--- ABOUT THIS TASK ---
Transcribe the records word for word, beginning with the first line and ending with the line that contains "What action does"; include nothing else.

--- PROVIDED INFORMATION ---
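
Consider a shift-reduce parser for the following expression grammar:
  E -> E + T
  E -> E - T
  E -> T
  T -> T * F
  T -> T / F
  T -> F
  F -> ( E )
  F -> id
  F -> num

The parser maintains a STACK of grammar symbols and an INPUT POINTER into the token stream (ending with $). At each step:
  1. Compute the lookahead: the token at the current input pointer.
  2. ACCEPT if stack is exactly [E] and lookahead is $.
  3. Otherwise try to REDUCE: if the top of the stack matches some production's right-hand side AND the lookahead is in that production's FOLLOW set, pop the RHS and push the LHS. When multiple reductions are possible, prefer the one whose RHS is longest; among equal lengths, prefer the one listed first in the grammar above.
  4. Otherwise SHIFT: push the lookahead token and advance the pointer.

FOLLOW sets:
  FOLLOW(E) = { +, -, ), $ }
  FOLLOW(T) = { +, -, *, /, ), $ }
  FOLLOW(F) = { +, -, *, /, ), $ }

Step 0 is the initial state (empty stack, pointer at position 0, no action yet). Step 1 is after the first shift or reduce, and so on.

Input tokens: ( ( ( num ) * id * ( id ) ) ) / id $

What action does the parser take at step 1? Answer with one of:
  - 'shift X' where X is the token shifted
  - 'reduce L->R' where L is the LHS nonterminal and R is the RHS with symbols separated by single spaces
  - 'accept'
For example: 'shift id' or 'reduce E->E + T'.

Step 1: shift (. Stack=[(] ptr=1 lookahead=( remaining=[( ( num ) * id * ( id ) ) ) / id $]

Answer: shift (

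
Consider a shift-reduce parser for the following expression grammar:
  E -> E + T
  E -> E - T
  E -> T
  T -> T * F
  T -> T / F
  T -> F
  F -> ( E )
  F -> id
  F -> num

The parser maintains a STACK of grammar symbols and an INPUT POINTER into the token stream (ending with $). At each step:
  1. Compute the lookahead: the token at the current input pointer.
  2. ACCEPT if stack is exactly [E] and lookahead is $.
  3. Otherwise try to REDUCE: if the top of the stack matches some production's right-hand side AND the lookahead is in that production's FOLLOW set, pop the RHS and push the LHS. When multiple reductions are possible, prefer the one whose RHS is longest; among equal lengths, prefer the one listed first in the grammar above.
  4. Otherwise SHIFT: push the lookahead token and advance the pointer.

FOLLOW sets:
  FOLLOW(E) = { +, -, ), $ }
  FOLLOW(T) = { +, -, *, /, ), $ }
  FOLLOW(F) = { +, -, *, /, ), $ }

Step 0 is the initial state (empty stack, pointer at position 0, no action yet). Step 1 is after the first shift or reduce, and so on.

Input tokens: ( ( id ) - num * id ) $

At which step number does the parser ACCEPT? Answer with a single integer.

Step 1: shift (. Stack=[(] ptr=1 lookahead=( remaining=[( id ) - num * id ) $]
Step 2: shift (. Stack=[( (] ptr=2 lookahead=id remaining=[id ) - num * id ) $]
Step 3: shift id. Stack=[( ( id] ptr=3 lookahead=) remaining=[) - num * id ) $]
Step 4: reduce F->id. Stack=[( ( F] ptr=3 lookahead=) remaining=[) - num * id ) $]
Step 5: reduce T->F. Stack=[( ( T] ptr=3 lookahead=) remaining=[) - num * id ) $]
Step 6: reduce E->T. Stack=[( ( E] ptr=3 lookahead=) remaining=[) - num * id ) $]
Step 7: shift ). Stack=[( ( E )] ptr=4 lookahead=- remaining=[- num * id ) $]
Step 8: reduce F->( E ). Stack=[( F] ptr=4 lookahead=- remaining=[- num * id ) $]
Step 9: reduce T->F. Stack=[( T] ptr=4 lookahead=- remaining=[- num * id ) $]
Step 10: reduce E->T. Stack=[( E] ptr=4 lookahead=- remaining=[- num * id ) $]
Step 11: shift -. Stack=[( E -] ptr=5 lookahead=num remaining=[num * id ) $]
Step 12: shift num. Stack=[( E - num] ptr=6 lookahead=* remaining=[* id ) $]
Step 13: reduce F->num. Stack=[( E - F] ptr=6 lookahead=* remaining=[* id ) $]
Step 14: reduce T->F. Stack=[( E - T] ptr=6 lookahead=* remaining=[* id ) $]
Step 15: shift *. Stack=[( E - T *] ptr=7 lookahead=id remaining=[id ) $]
Step 16: shift id. Stack=[( E - T * id] ptr=8 lookahead=) remaining=[) $]
Step 17: reduce F->id. Stack=[( E - T * F] ptr=8 lookahead=) remaining=[) $]
Step 18: reduce T->T * F. Stack=[( E - T] ptr=8 lookahead=) remaining=[) $]
Step 19: reduce E->E - T. Stack=[( E] ptr=8 lookahead=) remaining=[) $]
Step 20: shift ). Stack=[( E )] ptr=9 lookahead=$ remaining=[$]
Step 21: reduce F->( E ). Stack=[F] ptr=9 lookahead=$ remaining=[$]
Step 22: reduce T->F. Stack=[T] ptr=9 lookahead=$ remaining=[$]
Step 23: reduce E->T. Stack=[E] ptr=9 lookahead=$ remaining=[$]
Step 24: accept. Stack=[E] ptr=9 lookahead=$ remaining=[$]

Answer: 24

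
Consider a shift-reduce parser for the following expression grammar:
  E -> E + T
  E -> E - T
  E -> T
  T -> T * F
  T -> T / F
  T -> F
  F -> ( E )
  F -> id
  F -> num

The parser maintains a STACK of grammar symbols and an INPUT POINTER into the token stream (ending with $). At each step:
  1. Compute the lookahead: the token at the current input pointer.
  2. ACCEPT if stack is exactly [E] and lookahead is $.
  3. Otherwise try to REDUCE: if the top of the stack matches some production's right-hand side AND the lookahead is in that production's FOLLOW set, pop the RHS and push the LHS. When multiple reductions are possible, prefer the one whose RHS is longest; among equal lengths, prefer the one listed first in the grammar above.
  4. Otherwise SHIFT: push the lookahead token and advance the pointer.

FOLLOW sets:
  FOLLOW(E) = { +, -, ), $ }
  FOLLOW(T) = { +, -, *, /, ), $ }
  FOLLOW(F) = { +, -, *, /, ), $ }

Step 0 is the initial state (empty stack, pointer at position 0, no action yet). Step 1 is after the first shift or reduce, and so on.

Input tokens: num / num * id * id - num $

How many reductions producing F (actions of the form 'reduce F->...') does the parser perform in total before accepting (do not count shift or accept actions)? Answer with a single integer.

Answer: 5

Derivation:
Step 1: shift num. Stack=[num] ptr=1 lookahead=/ remaining=[/ num * id * id - num $]
Step 2: reduce F->num. Stack=[F] ptr=1 lookahead=/ remaining=[/ num * id * id - num $]
Step 3: reduce T->F. Stack=[T] ptr=1 lookahead=/ remaining=[/ num * id * id - num $]
Step 4: shift /. Stack=[T /] ptr=2 lookahead=num remaining=[num * id * id - num $]
Step 5: shift num. Stack=[T / num] ptr=3 lookahead=* remaining=[* id * id - num $]
Step 6: reduce F->num. Stack=[T / F] ptr=3 lookahead=* remaining=[* id * id - num $]
Step 7: reduce T->T / F. Stack=[T] ptr=3 lookahead=* remaining=[* id * id - num $]
Step 8: shift *. Stack=[T *] ptr=4 lookahead=id remaining=[id * id - num $]
Step 9: shift id. Stack=[T * id] ptr=5 lookahead=* remaining=[* id - num $]
Step 10: reduce F->id. Stack=[T * F] ptr=5 lookahead=* remaining=[* id - num $]
Step 11: reduce T->T * F. Stack=[T] ptr=5 lookahead=* remaining=[* id - num $]
Step 12: shift *. Stack=[T *] ptr=6 lookahead=id remaining=[id - num $]
Step 13: shift id. Stack=[T * id] ptr=7 lookahead=- remaining=[- num $]
Step 14: reduce F->id. Stack=[T * F] ptr=7 lookahead=- remaining=[- num $]
Step 15: reduce T->T * F. Stack=[T] ptr=7 lookahead=- remaining=[- num $]
Step 16: reduce E->T. Stack=[E] ptr=7 lookahead=- remaining=[- num $]
Step 17: shift -. Stack=[E -] ptr=8 lookahead=num remaining=[num $]
Step 18: shift num. Stack=[E - num] ptr=9 lookahead=$ remaining=[$]
Step 19: reduce F->num. Stack=[E - F] ptr=9 lookahead=$ remaining=[$]
Step 20: reduce T->F. Stack=[E - T] ptr=9 lookahead=$ remaining=[$]
Step 21: reduce E->E - T. Stack=[E] ptr=9 lookahead=$ remaining=[$]
Step 22: accept. Stack=[E] ptr=9 lookahead=$ remaining=[$]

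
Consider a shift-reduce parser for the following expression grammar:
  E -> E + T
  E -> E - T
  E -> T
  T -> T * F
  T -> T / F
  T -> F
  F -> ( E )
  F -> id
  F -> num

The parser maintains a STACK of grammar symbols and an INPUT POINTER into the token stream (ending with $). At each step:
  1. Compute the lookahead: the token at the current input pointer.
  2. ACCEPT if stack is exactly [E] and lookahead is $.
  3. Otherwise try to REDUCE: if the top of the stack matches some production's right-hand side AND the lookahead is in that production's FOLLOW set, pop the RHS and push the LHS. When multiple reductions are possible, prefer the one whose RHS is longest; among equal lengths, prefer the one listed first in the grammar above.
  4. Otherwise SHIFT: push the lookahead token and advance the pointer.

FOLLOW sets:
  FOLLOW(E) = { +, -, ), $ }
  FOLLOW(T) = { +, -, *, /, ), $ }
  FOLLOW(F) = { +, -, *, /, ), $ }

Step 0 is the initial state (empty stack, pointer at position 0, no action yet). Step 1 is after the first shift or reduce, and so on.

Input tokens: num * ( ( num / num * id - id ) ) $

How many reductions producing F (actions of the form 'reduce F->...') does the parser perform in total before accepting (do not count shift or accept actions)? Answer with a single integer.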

--- SOLUTION FOR THIS PROBLEM ---
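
Consider a shift-reduce parser for the following expression grammar:
  E -> E + T
  E -> E - T
  E -> T
  T -> T * F
  T -> T / F
  T -> F
  F -> ( E )
  F -> id
  F -> num

The parser maintains a STACK of grammar symbols and an INPUT POINTER into the token stream (ending with $). At each step:
  1. Compute the lookahead: the token at the current input pointer.
  2. ACCEPT if stack is exactly [E] and lookahead is $.
  3. Otherwise try to REDUCE: if the top of the stack matches some production's right-hand side AND the lookahead is in that production's FOLLOW set, pop the RHS and push the LHS. When multiple reductions are possible, prefer the one whose RHS is longest; among equal lengths, prefer the one listed first in the grammar above.
  4. Otherwise SHIFT: push the lookahead token and advance the pointer.

FOLLOW sets:
  FOLLOW(E) = { +, -, ), $ }
  FOLLOW(T) = { +, -, *, /, ), $ }
  FOLLOW(F) = { +, -, *, /, ), $ }

Step 0 is the initial state (empty stack, pointer at position 0, no action yet). Step 1 is after the first shift or reduce, and so on.

Input tokens: ( ( ( num ) * id * ( id ) ) ) / id $

What action does the parser take at step 1? Answer with one of: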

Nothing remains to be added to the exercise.